# AIM OF THE EXERCISE:
Type the entries again, word for word.

Collected data:
• • • • • • •

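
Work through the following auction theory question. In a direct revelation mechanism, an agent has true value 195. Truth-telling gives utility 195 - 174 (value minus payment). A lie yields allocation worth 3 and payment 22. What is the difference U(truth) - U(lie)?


Step 1: U(truth) = value - payment = 195 - 174 = 21
Step 2: U(lie) = allocation - payment = 3 - 22 = -19
Step 3: IC gap = 21 - (-19) = 40

40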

• • • • • • •

# EXERCISE RESPONSE:
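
Work through the following auction theory question. In a direct revelation mechanism, an agent has true value 195. Truth-telling gives utility 195 - 174 (value minus payment). A lie yields allocation worth 3 and payment 22. What is the difference U(truth) - U(lie)?


Step 1: U(truth) = value - payment = 195 - 174 = 21
Step 2: U(lie) = allocation - payment = 3 - 22 = -19
Step 3: IC gap = 21 - (-19) = 40

40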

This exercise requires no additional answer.